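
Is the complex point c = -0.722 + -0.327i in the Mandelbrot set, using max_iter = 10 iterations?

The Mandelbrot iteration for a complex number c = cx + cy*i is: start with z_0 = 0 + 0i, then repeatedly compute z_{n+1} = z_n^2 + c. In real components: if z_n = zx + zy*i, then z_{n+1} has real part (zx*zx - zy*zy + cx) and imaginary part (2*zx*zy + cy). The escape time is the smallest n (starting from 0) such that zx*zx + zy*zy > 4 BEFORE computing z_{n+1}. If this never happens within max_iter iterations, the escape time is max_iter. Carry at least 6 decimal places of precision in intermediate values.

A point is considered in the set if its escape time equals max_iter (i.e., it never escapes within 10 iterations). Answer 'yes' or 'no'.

Answer: yes

Derivation:
z_0 = 0 + 0i, c = -0.7220 + -0.3270i
Iter 1: z = -0.7220 + -0.3270i, |z|^2 = 0.6282
Iter 2: z = -0.3076 + 0.1452i, |z|^2 = 0.1157
Iter 3: z = -0.6484 + -0.4163i, |z|^2 = 0.5938
Iter 4: z = -0.4749 + 0.2129i, |z|^2 = 0.2708
Iter 5: z = -0.5418 + -0.5292i, |z|^2 = 0.5737
Iter 6: z = -0.7085 + 0.2465i, |z|^2 = 0.5627
Iter 7: z = -0.2808 + -0.6763i, |z|^2 = 0.5362
Iter 8: z = -1.1005 + 0.0528i, |z|^2 = 1.2140
Iter 9: z = 0.4864 + -0.4433i, |z|^2 = 0.4330
Did not escape in 10 iterations → in set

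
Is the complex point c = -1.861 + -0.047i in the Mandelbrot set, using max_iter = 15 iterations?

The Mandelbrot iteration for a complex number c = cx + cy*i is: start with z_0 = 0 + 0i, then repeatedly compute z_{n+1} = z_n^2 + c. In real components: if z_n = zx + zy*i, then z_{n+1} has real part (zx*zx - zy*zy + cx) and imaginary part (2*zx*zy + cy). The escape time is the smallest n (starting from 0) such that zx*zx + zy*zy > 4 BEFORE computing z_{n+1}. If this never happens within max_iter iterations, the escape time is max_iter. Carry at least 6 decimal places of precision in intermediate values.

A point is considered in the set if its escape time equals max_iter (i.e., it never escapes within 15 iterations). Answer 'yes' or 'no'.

Answer: no

Derivation:
z_0 = 0 + 0i, c = -1.8610 + -0.0470i
Iter 1: z = -1.8610 + -0.0470i, |z|^2 = 3.4655
Iter 2: z = 1.6001 + 0.1279i, |z|^2 = 2.5767
Iter 3: z = 0.6830 + 0.3624i, |z|^2 = 0.5978
Iter 4: z = -1.5259 + 0.4481i, |z|^2 = 2.5290
Iter 5: z = 0.2665 + -1.4143i, |z|^2 = 2.0714
Iter 6: z = -3.7904 + -0.8009i, |z|^2 = 15.0082
Escaped at iteration 6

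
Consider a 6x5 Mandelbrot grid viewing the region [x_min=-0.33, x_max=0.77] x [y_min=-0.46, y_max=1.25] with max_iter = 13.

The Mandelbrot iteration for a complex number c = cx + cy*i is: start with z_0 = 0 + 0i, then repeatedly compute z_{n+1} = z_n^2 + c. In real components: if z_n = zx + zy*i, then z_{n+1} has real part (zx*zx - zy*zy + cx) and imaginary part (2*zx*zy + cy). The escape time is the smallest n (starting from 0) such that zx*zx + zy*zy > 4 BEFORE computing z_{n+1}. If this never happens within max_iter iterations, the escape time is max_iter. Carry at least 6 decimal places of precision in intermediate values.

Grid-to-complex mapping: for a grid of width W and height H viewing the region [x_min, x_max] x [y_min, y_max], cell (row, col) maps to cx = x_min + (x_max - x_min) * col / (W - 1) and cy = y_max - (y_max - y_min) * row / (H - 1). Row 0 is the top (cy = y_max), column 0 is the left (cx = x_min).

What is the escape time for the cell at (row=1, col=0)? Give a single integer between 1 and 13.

z_0 = 0 + 0i, c = -0.3300 + 0.8225i
Iter 1: z = -0.3300 + 0.8225i, |z|^2 = 0.7854
Iter 2: z = -0.8976 + 0.2796i, |z|^2 = 0.8839
Iter 3: z = 0.3975 + 0.3205i, |z|^2 = 0.2607
Iter 4: z = -0.2747 + 1.0773i, |z|^2 = 1.2360
Iter 5: z = -1.4150 + 0.2306i, |z|^2 = 2.0556
Iter 6: z = 1.6192 + 0.1697i, |z|^2 = 2.6505
Iter 7: z = 2.2629 + 1.3722i, |z|^2 = 7.0034
Escaped at iteration 7

Answer: 7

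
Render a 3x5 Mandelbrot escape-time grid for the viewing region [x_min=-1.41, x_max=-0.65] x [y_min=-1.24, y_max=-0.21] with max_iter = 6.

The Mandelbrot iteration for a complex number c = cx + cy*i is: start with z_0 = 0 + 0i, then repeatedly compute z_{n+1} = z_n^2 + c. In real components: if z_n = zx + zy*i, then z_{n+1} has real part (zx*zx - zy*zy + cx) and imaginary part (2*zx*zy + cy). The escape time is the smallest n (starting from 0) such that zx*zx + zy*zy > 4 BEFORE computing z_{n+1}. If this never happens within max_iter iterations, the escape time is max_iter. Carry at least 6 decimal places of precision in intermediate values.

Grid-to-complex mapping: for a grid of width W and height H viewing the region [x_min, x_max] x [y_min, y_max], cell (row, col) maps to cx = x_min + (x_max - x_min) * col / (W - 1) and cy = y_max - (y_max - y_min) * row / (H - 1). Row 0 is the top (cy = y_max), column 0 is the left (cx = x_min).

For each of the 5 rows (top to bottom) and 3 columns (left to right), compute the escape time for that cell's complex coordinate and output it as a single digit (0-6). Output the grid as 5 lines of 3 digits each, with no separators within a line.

(row=0, col=0): c = -1.4100 + -0.2100i → escape time 6
(row=0, col=1): c = -1.0300 + -0.2100i → escape time 6
(row=0, col=2): c = -0.6500 + -0.2100i → escape time 6
(row=1, col=0): c = -1.4100 + -0.4675i → escape time 3
(row=1, col=1): c = -1.0300 + -0.4675i → escape time 5
(row=1, col=2): c = -0.6500 + -0.4675i → escape time 6
(row=2, col=0): c = -1.4100 + -0.7250i → escape time 3
(row=2, col=1): c = -1.0300 + -0.7250i → escape time 3
(row=2, col=2): c = -0.6500 + -0.7250i → escape time 5
(row=3, col=0): c = -1.4100 + -0.9825i → escape time 3
(row=3, col=1): c = -1.0300 + -0.9825i → escape time 3
(row=3, col=2): c = -0.6500 + -0.9825i → escape time 4
(row=4, col=0): c = -1.4100 + -1.2400i → escape time 2
(row=4, col=1): c = -1.0300 + -1.2400i → escape time 3
(row=4, col=2): c = -0.6500 + -1.2400i → escape time 3

Answer: 666
356
335
334
233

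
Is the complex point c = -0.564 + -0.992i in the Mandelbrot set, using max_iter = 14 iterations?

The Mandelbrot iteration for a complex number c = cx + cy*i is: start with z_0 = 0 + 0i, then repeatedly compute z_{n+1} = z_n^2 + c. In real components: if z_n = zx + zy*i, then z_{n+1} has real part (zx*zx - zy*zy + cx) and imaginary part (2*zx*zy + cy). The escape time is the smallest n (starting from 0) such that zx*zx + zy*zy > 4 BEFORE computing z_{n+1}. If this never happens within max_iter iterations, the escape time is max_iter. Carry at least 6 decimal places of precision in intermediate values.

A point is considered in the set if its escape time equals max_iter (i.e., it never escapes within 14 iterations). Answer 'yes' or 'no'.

z_0 = 0 + 0i, c = -0.5640 + -0.9920i
Iter 1: z = -0.5640 + -0.9920i, |z|^2 = 1.3022
Iter 2: z = -1.2300 + 0.1270i, |z|^2 = 1.5289
Iter 3: z = 0.9327 + -1.3044i, |z|^2 = 2.5713
Iter 4: z = -1.3954 + -3.4251i, |z|^2 = 13.6787
Escaped at iteration 4

Answer: no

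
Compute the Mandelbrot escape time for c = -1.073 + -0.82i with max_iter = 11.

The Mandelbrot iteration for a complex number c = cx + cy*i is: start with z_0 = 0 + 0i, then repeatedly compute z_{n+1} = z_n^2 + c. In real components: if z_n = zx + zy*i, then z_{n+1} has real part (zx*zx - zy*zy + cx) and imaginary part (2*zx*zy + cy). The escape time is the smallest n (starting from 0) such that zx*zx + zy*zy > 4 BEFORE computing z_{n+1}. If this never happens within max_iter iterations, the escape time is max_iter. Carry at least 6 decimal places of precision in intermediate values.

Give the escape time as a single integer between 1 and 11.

Answer: 3

Derivation:
z_0 = 0 + 0i, c = -1.0730 + -0.8200i
Iter 1: z = -1.0730 + -0.8200i, |z|^2 = 1.8237
Iter 2: z = -0.5941 + 0.9397i, |z|^2 = 1.2360
Iter 3: z = -1.6032 + -1.9365i, |z|^2 = 6.3202
Escaped at iteration 3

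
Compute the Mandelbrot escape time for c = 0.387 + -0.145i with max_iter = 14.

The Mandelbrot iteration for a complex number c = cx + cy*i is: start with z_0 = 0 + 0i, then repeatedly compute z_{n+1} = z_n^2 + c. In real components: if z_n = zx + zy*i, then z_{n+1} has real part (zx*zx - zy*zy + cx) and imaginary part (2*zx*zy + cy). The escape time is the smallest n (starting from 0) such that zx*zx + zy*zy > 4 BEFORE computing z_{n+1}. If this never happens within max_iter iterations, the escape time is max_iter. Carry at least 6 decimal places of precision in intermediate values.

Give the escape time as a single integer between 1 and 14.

Answer: 14

Derivation:
z_0 = 0 + 0i, c = 0.3870 + -0.1450i
Iter 1: z = 0.3870 + -0.1450i, |z|^2 = 0.1708
Iter 2: z = 0.5157 + -0.2572i, |z|^2 = 0.3322
Iter 3: z = 0.5868 + -0.4103i, |z|^2 = 0.5127
Iter 4: z = 0.5630 + -0.6266i, |z|^2 = 0.7096
Iter 5: z = 0.3114 + -0.8505i, |z|^2 = 0.8203
Iter 6: z = -0.2394 + -0.6746i, |z|^2 = 0.5125
Iter 7: z = -0.0108 + 0.1781i, |z|^2 = 0.0318
Iter 8: z = 0.3554 + -0.1488i, |z|^2 = 0.1485
Iter 9: z = 0.4912 + -0.2508i, |z|^2 = 0.3041
Iter 10: z = 0.5653 + -0.3914i, |z|^2 = 0.4728
Iter 11: z = 0.5534 + -0.5875i, |z|^2 = 0.6515
Iter 12: z = 0.3481 + -0.7953i, |z|^2 = 0.7537
Iter 13: z = -0.1243 + -0.6987i, |z|^2 = 0.5037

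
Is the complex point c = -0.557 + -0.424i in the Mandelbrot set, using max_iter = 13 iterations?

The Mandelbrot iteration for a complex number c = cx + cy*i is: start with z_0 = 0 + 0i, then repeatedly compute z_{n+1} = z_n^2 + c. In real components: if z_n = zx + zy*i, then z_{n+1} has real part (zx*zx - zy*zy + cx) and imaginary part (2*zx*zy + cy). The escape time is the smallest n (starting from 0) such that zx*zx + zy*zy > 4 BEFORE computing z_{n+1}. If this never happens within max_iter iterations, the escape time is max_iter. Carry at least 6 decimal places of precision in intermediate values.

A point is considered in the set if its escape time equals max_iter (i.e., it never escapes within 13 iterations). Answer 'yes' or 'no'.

z_0 = 0 + 0i, c = -0.5570 + -0.4240i
Iter 1: z = -0.5570 + -0.4240i, |z|^2 = 0.4900
Iter 2: z = -0.4265 + 0.0483i, |z|^2 = 0.1843
Iter 3: z = -0.3774 + -0.4652i, |z|^2 = 0.3589
Iter 4: z = -0.6310 + -0.0728i, |z|^2 = 0.4035
Iter 5: z = -0.1641 + -0.3321i, |z|^2 = 0.1372
Iter 6: z = -0.6403 + -0.3150i, |z|^2 = 0.5092
Iter 7: z = -0.2462 + -0.0206i, |z|^2 = 0.0610
Iter 8: z = -0.4968 + -0.4139i, |z|^2 = 0.4181
Iter 9: z = -0.4814 + -0.0128i, |z|^2 = 0.2320
Iter 10: z = -0.3254 + -0.4117i, |z|^2 = 0.2754
Iter 11: z = -0.6206 + -0.1561i, |z|^2 = 0.4095
Iter 12: z = -0.1962 + -0.2303i, |z|^2 = 0.0915
Did not escape in 13 iterations → in set

Answer: yes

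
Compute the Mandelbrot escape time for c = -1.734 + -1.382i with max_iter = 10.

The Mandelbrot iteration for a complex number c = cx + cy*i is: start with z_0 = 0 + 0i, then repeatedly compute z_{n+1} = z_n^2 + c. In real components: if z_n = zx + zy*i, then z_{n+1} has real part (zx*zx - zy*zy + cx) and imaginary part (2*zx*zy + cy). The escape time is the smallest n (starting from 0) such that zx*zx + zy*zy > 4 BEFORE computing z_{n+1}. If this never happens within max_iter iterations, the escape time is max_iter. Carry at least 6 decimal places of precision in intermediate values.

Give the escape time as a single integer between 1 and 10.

z_0 = 0 + 0i, c = -1.7340 + -1.3820i
Iter 1: z = -1.7340 + -1.3820i, |z|^2 = 4.9167
Escaped at iteration 1

Answer: 1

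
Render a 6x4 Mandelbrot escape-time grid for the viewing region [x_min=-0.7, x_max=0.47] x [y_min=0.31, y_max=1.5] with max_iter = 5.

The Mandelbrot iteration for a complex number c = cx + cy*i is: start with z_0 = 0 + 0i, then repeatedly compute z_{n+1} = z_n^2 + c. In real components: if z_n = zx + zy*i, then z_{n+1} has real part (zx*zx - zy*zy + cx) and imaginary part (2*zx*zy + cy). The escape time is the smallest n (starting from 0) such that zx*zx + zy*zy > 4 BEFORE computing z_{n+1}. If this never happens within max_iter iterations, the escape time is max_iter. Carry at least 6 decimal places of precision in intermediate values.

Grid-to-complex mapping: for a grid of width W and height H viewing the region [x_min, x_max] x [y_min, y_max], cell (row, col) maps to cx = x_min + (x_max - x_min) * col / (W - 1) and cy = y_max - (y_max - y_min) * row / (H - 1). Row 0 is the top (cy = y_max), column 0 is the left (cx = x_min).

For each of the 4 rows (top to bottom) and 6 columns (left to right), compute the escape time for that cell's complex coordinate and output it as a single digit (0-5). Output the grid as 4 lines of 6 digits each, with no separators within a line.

(row=0, col=0): c = -0.7000 + 1.5000i → escape time 2
(row=0, col=1): c = -0.4660 + 1.5000i → escape time 2
(row=0, col=2): c = -0.2320 + 1.5000i → escape time 2
(row=0, col=3): c = 0.0020 + 1.5000i → escape time 2
(row=0, col=4): c = 0.2360 + 1.5000i → escape time 2
(row=0, col=5): c = 0.4700 + 1.5000i → escape time 2
(row=1, col=0): c = -0.7000 + 1.1033i → escape time 3
(row=1, col=1): c = -0.4660 + 1.1033i → escape time 4
(row=1, col=2): c = -0.2320 + 1.1033i → escape time 5
(row=1, col=3): c = 0.0020 + 1.1033i → escape time 4
(row=1, col=4): c = 0.2360 + 1.1033i → escape time 3
(row=1, col=5): c = 0.4700 + 1.1033i → escape time 2
(row=2, col=0): c = -0.7000 + 0.7067i → escape time 5
(row=2, col=1): c = -0.4660 + 0.7067i → escape time 5
(row=2, col=2): c = -0.2320 + 0.7067i → escape time 5
(row=2, col=3): c = 0.0020 + 0.7067i → escape time 5
(row=2, col=4): c = 0.2360 + 0.7067i → escape time 5
(row=2, col=5): c = 0.4700 + 0.7067i → escape time 4
(row=3, col=0): c = -0.7000 + 0.3100i → escape time 5
(row=3, col=1): c = -0.4660 + 0.3100i → escape time 5
(row=3, col=2): c = -0.2320 + 0.3100i → escape time 5
(row=3, col=3): c = 0.0020 + 0.3100i → escape time 5
(row=3, col=4): c = 0.2360 + 0.3100i → escape time 5
(row=3, col=5): c = 0.4700 + 0.3100i → escape time 5

Answer: 222222
345432
555554
555555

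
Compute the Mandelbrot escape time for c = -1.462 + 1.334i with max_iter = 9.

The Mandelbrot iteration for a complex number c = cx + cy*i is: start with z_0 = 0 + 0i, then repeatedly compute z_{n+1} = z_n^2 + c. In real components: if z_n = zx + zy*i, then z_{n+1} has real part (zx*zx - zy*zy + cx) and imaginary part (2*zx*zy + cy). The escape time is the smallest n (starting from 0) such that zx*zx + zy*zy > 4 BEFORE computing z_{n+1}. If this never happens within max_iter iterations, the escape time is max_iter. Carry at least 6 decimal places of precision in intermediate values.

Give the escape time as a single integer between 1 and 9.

z_0 = 0 + 0i, c = -1.4620 + 1.3340i
Iter 1: z = -1.4620 + 1.3340i, |z|^2 = 3.9170
Iter 2: z = -1.1041 + -2.5666i, |z|^2 = 7.8066
Escaped at iteration 2

Answer: 2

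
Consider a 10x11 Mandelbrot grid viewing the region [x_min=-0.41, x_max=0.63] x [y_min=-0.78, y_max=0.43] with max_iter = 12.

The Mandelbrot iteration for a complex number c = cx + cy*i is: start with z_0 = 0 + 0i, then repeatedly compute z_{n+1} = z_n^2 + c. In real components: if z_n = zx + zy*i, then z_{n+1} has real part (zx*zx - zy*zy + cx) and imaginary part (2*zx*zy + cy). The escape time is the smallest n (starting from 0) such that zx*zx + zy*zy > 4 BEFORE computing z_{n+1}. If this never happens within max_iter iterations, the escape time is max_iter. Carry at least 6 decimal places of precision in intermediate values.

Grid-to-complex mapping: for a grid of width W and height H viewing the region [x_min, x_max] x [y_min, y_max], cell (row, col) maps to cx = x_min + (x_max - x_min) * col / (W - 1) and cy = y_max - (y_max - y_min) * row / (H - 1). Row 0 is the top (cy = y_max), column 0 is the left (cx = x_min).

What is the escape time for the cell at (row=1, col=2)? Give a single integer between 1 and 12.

z_0 = 0 + 0i, c = -0.1789 + 0.3090i
Iter 1: z = -0.1789 + 0.3090i, |z|^2 = 0.1275
Iter 2: z = -0.2424 + 0.1984i, |z|^2 = 0.0981
Iter 3: z = -0.1595 + 0.2128i, |z|^2 = 0.0707
Iter 4: z = -0.1987 + 0.2411i, |z|^2 = 0.0976
Iter 5: z = -0.1975 + 0.2132i, |z|^2 = 0.0845
Iter 6: z = -0.1853 + 0.2248i, |z|^2 = 0.0849
Iter 7: z = -0.1951 + 0.2257i, |z|^2 = 0.0890
Iter 8: z = -0.1918 + 0.2209i, |z|^2 = 0.0856
Iter 9: z = -0.1909 + 0.2243i, |z|^2 = 0.0867
Iter 10: z = -0.1927 + 0.2234i, |z|^2 = 0.0870
Iter 11: z = -0.1916 + 0.2229i, |z|^2 = 0.0864

Answer: 12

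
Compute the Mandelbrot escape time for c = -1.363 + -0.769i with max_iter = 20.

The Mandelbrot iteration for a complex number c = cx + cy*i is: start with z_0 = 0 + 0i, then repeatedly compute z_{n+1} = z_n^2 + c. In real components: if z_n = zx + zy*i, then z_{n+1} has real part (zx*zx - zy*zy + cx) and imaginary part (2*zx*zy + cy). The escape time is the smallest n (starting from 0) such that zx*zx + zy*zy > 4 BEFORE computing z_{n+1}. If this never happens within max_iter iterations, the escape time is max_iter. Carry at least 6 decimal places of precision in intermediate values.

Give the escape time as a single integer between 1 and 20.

Answer: 3

Derivation:
z_0 = 0 + 0i, c = -1.3630 + -0.7690i
Iter 1: z = -1.3630 + -0.7690i, |z|^2 = 2.4491
Iter 2: z = -0.0966 + 1.3273i, |z|^2 = 1.7710
Iter 3: z = -3.1154 + -1.0254i, |z|^2 = 10.7571
Escaped at iteration 3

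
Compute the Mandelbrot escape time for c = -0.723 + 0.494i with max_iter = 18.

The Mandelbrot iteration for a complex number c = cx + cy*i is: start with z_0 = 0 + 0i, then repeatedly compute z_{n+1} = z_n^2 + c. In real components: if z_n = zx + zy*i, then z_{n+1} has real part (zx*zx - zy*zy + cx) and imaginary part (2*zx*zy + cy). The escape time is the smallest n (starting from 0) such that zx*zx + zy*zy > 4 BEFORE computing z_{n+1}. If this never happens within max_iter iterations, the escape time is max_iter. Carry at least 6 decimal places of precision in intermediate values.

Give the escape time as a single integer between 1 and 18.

Answer: 7

Derivation:
z_0 = 0 + 0i, c = -0.7230 + 0.4940i
Iter 1: z = -0.7230 + 0.4940i, |z|^2 = 0.7668
Iter 2: z = -0.4443 + -0.2203i, |z|^2 = 0.2460
Iter 3: z = -0.5741 + 0.6898i, |z|^2 = 0.8054
Iter 4: z = -0.8692 + -0.2981i, |z|^2 = 0.8443
Iter 5: z = -0.0564 + 1.0121i, |z|^2 = 1.0276
Iter 6: z = -1.7442 + 0.3799i, |z|^2 = 3.1866
Iter 7: z = 2.1750 + -0.8312i, |z|^2 = 5.4214
Escaped at iteration 7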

● **WHAT THE EXERCISE ASKS**:
If a line falls between the first line of the records and the line containing "Is the complex point c = -1.861", inclusive, repeat it exactly; leave out all others.

● **COMPLETED TASK**:
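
Is the complex point c = -0.722 + -0.327i in the Mandelbrot set, using max_iter = 10 iterations?

The Mandelbrot iteration for a complex number c = cx + cy*i is: start with z_0 = 0 + 0i, then repeatedly compute z_{n+1} = z_n^2 + c. In real components: if z_n = zx + zy*i, then z_{n+1} has real part (zx*zx - zy*zy + cx) and imaginary part (2*zx*zy + cy). The escape time is the smallest n (starting from 0) such that zx*zx + zy*zy > 4 BEFORE computing z_{n+1}. If this never happens within max_iter iterations, the escape time is max_iter. Carry at least 6 decimal places of precision in intermediate values.

A point is considered in the set if its escape time equals max_iter (i.e., it never escapes within 10 iterations). Answer 'yes' or 'no'.

Answer: yes

Derivation:
z_0 = 0 + 0i, c = -0.7220 + -0.3270i
Iter 1: z = -0.7220 + -0.3270i, |z|^2 = 0.6282
Iter 2: z = -0.3076 + 0.1452i, |z|^2 = 0.1157
Iter 3: z = -0.6484 + -0.4163i, |z|^2 = 0.5938
Iter 4: z = -0.4749 + 0.2129i, |z|^2 = 0.2708
Iter 5: z = -0.5418 + -0.5292i, |z|^2 = 0.5737
Iter 6: z = -0.7085 + 0.2465i, |z|^2 = 0.5627
Iter 7: z = -0.2808 + -0.6763i, |z|^2 = 0.5362
Iter 8: z = -1.1005 + 0.0528i, |z|^2 = 1.2140
Iter 9: z = 0.4864 + -0.4433i, |z|^2 = 0.4330
Did not escape in 10 iterations → in set

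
Is the complex point c = -1.861 + -0.047i in the Mandelbrot set, using max_iter = 15 iterations?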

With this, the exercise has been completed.